● Task material:
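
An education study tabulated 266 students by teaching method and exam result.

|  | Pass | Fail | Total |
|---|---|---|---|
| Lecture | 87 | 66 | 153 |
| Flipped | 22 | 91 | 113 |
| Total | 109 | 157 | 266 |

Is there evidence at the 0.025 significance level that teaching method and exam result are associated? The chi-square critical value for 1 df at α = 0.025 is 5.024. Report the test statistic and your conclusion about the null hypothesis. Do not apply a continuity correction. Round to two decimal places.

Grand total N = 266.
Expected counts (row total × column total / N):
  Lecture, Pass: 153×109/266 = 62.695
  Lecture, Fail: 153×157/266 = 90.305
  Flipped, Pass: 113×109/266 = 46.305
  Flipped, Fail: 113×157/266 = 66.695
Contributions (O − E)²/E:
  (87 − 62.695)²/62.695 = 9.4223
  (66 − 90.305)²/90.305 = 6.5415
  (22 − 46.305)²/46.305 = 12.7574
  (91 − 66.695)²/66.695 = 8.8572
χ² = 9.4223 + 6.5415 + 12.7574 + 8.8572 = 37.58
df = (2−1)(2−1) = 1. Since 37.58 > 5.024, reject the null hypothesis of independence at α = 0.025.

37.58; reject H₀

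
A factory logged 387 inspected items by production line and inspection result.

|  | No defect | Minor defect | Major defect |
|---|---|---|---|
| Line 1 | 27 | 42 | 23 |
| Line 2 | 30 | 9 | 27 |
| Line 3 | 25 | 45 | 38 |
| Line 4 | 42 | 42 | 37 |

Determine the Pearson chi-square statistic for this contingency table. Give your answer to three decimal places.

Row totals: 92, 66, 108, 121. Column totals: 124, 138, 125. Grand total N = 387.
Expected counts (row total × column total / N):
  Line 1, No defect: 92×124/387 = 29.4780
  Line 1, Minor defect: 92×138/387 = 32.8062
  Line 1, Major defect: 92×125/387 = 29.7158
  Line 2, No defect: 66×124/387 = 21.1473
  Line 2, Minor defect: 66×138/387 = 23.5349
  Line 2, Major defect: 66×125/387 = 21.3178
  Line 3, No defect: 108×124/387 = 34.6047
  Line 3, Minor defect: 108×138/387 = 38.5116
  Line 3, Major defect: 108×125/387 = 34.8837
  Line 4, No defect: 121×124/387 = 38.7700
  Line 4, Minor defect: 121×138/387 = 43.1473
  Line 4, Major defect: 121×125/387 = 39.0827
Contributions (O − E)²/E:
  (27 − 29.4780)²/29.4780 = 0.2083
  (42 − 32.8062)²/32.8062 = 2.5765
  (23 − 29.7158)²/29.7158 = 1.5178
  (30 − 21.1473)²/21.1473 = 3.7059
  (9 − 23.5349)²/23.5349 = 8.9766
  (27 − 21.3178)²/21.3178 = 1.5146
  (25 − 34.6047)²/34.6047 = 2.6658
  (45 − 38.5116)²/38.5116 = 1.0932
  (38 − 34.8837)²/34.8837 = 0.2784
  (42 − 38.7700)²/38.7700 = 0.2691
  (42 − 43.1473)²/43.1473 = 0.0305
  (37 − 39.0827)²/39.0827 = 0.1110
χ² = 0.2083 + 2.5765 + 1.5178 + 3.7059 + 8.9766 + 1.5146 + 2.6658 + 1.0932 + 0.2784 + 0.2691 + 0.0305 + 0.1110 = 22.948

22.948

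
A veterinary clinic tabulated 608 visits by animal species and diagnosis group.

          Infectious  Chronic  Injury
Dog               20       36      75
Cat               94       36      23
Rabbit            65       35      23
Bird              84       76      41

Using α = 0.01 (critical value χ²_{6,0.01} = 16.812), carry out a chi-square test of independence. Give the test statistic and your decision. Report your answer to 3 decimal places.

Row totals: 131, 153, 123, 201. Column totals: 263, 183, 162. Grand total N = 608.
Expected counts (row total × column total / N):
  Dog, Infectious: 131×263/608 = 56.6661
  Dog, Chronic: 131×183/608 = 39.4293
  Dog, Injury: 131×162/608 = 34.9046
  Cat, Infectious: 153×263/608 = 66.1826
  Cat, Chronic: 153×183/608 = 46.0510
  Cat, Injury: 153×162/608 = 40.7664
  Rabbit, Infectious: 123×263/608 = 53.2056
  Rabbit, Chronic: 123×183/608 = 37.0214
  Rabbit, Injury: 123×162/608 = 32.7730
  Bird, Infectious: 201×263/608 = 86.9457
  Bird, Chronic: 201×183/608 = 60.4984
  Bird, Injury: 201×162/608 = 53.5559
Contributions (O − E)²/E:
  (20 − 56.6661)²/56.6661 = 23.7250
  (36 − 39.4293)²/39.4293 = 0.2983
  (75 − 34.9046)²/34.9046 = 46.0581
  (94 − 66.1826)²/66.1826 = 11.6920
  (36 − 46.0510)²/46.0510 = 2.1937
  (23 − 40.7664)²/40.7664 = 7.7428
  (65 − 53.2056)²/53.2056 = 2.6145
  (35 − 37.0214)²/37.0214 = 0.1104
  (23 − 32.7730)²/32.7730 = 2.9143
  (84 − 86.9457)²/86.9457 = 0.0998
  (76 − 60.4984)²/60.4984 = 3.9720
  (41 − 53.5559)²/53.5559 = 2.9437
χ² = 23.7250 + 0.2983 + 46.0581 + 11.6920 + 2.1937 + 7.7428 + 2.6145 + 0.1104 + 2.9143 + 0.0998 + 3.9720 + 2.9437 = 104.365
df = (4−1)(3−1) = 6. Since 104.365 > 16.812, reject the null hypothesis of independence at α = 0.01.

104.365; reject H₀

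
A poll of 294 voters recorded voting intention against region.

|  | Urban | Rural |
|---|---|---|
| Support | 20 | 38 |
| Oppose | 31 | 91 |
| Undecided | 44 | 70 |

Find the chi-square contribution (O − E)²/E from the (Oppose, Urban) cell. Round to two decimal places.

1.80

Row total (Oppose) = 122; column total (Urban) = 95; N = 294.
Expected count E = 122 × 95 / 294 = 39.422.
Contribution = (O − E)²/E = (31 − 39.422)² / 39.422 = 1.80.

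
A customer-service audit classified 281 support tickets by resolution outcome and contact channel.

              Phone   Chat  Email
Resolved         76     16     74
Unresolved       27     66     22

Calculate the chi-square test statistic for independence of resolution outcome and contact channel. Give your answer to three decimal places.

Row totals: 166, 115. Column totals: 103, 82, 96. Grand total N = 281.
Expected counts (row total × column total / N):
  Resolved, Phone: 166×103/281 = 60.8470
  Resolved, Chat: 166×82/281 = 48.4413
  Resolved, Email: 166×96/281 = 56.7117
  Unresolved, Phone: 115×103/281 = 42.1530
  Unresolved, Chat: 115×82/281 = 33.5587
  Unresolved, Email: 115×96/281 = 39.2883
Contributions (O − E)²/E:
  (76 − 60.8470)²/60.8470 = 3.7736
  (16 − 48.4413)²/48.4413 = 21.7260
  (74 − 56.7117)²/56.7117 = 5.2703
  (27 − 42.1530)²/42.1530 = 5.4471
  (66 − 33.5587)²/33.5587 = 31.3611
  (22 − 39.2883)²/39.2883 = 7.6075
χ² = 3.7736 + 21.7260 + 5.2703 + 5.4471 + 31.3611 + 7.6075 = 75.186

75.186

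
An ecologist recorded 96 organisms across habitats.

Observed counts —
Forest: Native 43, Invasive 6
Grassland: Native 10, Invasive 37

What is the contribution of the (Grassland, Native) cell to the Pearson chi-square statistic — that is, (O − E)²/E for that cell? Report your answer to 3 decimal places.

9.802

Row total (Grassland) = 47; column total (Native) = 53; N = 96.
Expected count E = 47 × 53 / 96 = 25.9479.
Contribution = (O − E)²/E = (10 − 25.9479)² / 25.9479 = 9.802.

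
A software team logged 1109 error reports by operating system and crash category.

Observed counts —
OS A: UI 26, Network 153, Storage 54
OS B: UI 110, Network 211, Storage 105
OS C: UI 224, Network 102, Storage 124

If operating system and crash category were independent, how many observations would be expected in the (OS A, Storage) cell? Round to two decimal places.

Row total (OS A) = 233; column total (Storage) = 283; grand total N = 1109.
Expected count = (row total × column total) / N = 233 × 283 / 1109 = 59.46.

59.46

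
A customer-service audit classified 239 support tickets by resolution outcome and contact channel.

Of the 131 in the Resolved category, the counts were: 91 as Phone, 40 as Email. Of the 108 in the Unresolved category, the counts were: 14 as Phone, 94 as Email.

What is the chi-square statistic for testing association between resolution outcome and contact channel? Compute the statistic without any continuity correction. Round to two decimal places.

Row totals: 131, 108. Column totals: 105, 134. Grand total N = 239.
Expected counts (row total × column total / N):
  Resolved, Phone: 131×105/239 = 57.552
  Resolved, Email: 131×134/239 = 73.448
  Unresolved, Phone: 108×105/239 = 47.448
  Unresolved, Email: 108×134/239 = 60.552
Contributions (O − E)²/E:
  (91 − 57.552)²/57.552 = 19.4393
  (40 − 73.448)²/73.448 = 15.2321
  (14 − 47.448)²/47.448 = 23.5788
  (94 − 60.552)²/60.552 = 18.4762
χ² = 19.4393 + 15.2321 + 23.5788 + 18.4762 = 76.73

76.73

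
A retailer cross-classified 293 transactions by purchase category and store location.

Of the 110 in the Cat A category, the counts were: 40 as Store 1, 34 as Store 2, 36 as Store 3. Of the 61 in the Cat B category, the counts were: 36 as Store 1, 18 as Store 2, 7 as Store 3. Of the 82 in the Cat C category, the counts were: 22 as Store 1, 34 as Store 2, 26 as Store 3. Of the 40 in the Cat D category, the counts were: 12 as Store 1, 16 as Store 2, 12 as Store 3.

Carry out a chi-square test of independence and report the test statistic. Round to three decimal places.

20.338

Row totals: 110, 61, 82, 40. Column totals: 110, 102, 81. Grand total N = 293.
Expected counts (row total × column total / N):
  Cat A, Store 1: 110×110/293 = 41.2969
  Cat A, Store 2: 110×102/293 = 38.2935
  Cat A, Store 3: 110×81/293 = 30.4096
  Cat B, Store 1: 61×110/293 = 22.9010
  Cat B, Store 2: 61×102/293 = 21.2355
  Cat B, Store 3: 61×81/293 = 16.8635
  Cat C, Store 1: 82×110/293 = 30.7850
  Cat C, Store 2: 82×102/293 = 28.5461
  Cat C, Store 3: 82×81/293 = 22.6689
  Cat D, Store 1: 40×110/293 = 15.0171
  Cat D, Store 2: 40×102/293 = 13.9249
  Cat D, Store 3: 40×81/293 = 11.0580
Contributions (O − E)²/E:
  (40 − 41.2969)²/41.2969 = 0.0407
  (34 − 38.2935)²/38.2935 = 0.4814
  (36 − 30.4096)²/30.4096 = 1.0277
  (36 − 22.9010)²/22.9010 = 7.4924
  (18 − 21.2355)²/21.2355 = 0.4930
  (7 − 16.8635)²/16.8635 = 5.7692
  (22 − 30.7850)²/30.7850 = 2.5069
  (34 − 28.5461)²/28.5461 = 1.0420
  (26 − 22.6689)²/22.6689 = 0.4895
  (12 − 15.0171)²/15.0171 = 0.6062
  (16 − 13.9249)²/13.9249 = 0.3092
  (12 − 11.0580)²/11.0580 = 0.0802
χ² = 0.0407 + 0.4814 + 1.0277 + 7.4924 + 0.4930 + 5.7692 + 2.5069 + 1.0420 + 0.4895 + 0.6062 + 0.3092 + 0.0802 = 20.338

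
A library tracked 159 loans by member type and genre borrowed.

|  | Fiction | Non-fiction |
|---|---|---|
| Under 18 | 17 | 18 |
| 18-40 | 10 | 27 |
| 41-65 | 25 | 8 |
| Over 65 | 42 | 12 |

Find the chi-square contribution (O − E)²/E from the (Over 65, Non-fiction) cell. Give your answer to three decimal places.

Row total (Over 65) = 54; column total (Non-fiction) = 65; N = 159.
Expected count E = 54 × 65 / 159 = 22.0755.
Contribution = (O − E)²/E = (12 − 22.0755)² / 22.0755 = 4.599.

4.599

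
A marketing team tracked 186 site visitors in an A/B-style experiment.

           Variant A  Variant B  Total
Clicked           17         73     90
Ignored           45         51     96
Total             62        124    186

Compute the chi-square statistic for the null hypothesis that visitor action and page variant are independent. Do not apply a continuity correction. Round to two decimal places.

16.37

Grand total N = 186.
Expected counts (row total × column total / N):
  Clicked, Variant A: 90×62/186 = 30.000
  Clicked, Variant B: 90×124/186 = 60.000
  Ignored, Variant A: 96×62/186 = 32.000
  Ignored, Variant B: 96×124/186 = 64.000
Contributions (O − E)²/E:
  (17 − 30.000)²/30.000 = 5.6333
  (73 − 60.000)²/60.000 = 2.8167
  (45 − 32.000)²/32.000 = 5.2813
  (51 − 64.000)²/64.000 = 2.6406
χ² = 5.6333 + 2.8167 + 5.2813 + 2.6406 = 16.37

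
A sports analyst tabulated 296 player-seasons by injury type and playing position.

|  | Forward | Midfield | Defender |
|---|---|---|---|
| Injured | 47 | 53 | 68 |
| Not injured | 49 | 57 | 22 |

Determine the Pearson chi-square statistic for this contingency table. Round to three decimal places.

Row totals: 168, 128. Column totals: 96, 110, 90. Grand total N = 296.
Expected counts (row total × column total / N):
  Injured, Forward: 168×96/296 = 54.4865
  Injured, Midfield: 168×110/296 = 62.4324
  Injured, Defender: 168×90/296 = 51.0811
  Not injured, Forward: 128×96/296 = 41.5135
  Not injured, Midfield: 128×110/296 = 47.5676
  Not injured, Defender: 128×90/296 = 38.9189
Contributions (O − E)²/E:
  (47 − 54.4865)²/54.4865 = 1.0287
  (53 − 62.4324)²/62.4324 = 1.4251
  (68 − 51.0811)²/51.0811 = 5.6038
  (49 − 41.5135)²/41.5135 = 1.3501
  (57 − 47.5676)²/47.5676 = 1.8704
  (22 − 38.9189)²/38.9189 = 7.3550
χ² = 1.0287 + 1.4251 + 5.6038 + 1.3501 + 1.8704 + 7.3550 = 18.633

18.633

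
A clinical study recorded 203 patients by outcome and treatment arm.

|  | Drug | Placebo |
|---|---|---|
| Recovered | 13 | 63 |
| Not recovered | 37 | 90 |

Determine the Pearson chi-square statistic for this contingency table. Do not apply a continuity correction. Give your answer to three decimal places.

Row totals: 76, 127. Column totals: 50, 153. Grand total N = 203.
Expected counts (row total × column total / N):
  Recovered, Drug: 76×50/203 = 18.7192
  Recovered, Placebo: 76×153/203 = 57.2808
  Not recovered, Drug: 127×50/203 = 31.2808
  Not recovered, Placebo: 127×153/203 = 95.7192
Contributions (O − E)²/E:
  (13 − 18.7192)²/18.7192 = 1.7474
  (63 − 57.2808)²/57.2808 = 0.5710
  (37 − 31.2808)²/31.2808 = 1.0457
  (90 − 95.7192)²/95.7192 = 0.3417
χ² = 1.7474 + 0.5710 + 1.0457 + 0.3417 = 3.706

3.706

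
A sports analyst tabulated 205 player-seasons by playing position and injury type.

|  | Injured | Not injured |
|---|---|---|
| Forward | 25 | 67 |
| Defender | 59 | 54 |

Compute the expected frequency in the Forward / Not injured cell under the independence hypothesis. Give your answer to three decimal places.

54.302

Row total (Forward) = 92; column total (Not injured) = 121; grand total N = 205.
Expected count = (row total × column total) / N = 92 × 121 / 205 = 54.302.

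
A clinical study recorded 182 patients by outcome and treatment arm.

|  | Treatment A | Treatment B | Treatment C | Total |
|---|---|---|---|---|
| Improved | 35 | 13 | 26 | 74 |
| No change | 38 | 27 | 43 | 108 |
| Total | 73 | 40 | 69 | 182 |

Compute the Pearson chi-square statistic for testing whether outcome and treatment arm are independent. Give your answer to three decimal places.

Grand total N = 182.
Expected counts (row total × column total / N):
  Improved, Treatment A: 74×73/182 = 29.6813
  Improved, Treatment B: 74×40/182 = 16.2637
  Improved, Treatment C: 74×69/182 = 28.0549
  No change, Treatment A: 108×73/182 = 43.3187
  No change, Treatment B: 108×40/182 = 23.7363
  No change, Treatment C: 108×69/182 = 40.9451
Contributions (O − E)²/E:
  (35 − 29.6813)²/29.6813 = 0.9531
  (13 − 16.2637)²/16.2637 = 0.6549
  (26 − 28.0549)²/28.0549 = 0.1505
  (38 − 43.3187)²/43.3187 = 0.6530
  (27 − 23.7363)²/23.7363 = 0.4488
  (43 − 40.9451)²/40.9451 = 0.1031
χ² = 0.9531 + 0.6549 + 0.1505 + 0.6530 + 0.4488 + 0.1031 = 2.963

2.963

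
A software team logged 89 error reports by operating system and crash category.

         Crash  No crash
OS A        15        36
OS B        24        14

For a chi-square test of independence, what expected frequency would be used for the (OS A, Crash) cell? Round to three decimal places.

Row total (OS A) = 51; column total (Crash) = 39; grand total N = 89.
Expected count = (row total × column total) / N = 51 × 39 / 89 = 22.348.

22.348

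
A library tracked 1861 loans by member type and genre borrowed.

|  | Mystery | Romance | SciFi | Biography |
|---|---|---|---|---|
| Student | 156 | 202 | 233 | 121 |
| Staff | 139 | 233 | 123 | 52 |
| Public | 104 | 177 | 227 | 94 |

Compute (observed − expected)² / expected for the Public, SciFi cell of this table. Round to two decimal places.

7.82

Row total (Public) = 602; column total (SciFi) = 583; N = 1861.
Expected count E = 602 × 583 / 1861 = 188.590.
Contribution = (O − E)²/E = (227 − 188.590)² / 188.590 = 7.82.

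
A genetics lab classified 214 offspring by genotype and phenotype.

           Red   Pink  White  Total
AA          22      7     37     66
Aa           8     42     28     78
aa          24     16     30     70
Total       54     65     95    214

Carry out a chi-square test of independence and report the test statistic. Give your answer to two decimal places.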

● Exercise prompt: Considering only the material above, set down every line from the one with "SciFi | Biography |" to the one with "177 | 227 | 94 |", inclusive, exactly as written.

● Reply to the exercise:
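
|  | Mystery | Romance | SciFi | Biography |
|---|---|---|---|---|
| Student | 156 | 202 | 233 | 121 |
| Staff | 139 | 233 | 123 | 52 |
| Public | 104 | 177 | 227 | 94 |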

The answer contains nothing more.